[Saved data entries]
Start of Block

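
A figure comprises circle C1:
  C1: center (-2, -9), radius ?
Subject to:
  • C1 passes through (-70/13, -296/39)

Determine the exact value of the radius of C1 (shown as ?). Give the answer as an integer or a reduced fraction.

1. [C1∋P]  r_C1² − 121/9 = 0  ⇒  r_C1 = 11/3 (r>0 drops 1)

11/3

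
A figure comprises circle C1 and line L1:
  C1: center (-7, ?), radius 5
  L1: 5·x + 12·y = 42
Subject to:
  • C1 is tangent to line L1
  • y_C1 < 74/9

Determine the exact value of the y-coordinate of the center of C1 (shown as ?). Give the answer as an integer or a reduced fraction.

1. [C1‖L1]  y_C1² − (77/6)y_C1 + 71/6 = 0  ⇒  y_C1 = 1 or 71/6
2. given y_C1 < 74/9: keep 1

1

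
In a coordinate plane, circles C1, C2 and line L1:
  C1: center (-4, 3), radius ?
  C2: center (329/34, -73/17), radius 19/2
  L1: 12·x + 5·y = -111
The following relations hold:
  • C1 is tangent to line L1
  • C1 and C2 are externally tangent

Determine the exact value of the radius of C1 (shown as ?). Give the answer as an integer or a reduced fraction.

1. [C1‖L1]  r_C1² − 36 = 0  ⇒  r_C1 = 6 (r>0 drops 1)
2. [ext C1·C2]  r_C1² + 19r_C1 − 150 = 0  ⇒  r_C1 = 6 (r>0 drops 1)

6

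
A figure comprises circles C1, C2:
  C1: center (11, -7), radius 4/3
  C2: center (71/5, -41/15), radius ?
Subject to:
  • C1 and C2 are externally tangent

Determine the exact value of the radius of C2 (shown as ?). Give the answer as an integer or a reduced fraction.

4

1. [ext C1·C2]  r_C2² + (8/3)r_C2 − 80/3 = 0  ⇒  r_C2 = 4 (r>0 drops 1)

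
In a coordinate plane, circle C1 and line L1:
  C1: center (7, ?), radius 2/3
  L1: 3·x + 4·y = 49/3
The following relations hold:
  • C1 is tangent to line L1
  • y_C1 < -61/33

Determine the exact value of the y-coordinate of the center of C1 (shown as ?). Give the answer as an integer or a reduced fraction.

1. [C1‖L1]  y_C1² + (7/3)y_C1 + 2/3 = 0  ⇒  y_C1 = -2 or -1/3
2. given y_C1 < -61/33: keep -2

-2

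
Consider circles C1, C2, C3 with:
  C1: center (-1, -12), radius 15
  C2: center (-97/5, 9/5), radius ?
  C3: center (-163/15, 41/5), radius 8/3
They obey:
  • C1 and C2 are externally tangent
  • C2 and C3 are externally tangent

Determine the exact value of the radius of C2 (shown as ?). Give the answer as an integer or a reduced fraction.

8

1. [ext C1·C2]  r_C2² + 30r_C2 − 304 = 0  ⇒  r_C2 = 8 (r>0 drops 1)
2. [ext C2·C3]  r_C2² + (16/3)r_C2 − 320/3 = 0  ⇒  r_C2 = 8 (r>0 drops 1)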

End of Block

> _WHAT IS BEING ASKED_: Keeping each line exactly as it is, retype all of the data.

> _TASK SOLUTION_:
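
A figure comprises circle C1:
  C1: center (-2, -9), radius ?
Subject to:
  • C1 passes through (-70/13, -296/39)

Determine the exact value of the radius of C1 (shown as ?). Give the answer as an integer or a reduced fraction.

1. [C1∋P]  r_C1² − 121/9 = 0  ⇒  r_C1 = 11/3 (r>0 drops 1)

11/3

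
A figure comprises circle C1 and line L1:
  C1: center (-7, ?), radius 5
  L1: 5·x + 12·y = 42
Subject to:
  • C1 is tangent to line L1
  • y_C1 < 74/9

Determine the exact value of the y-coordinate of the center of C1 (shown as ?). Give the answer as an integer or a reduced fraction.

1. [C1‖L1]  y_C1² − (77/6)y_C1 + 71/6 = 0  ⇒  y_C1 = 1 or 71/6
2. given y_C1 < 74/9: keep 1

1

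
In a coordinate plane, circles C1, C2 and line L1:
  C1: center (-4, 3), radius ?
  C2: center (329/34, -73/17), radius 19/2
  L1: 12·x + 5·y = -111
The following relations hold:
  • C1 is tangent to line L1
  • C1 and C2 are externally tangent

Determine the exact value of the radius of C1 (shown as ?). Give the answer as an integer or a reduced fraction.

1. [C1‖L1]  r_C1² − 36 = 0  ⇒  r_C1 = 6 (r>0 drops 1)
2. [ext C1·C2]  r_C1² + 19r_C1 − 150 = 0  ⇒  r_C1 = 6 (r>0 drops 1)

6

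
A figure comprises circles C1, C2:
  C1: center (11, -7), radius 4/3
  C2: center (71/5, -41/15), radius ?
Subject to:
  • C1 and C2 are externally tangent

Determine the exact value of the radius of C2 (shown as ?). Give the answer as an integer or a reduced fraction.

4

1. [ext C1·C2]  r_C2² + (8/3)r_C2 − 80/3 = 0  ⇒  r_C2 = 4 (r>0 drops 1)

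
In a coordinate plane, circle C1 and line L1:
  C1: center (7, ?), radius 2/3
  L1: 3·x + 4·y = 49/3
The following relations hold:
  • C1 is tangent to line L1
  • y_C1 < -61/33

Determine the exact value of the y-coordinate of the center of C1 (shown as ?). Give the answer as an integer or a reduced fraction.

1. [C1‖L1]  y_C1² + (7/3)y_C1 + 2/3 = 0  ⇒  y_C1 = -2 or -1/3
2. given y_C1 < -61/33: keep -2

-2

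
Consider circles C1, C2, C3 with:
  C1: center (-1, -12), radius 15
  C2: center (-97/5, 9/5), radius ?
  C3: center (-163/15, 41/5), radius 8/3
They obey:
  • C1 and C2 are externally tangent
  • C2 and C3 are externally tangent

Determine the exact value of the radius of C2 (shown as ?). Give the answer as an integer or a reduced fraction.

8

1. [ext C1·C2]  r_C2² + 30r_C2 − 304 = 0  ⇒  r_C2 = 8 (r>0 drops 1)
2. [ext C2·C3]  r_C2² + (16/3)r_C2 − 320/3 = 0  ⇒  r_C2 = 8 (r>0 drops 1)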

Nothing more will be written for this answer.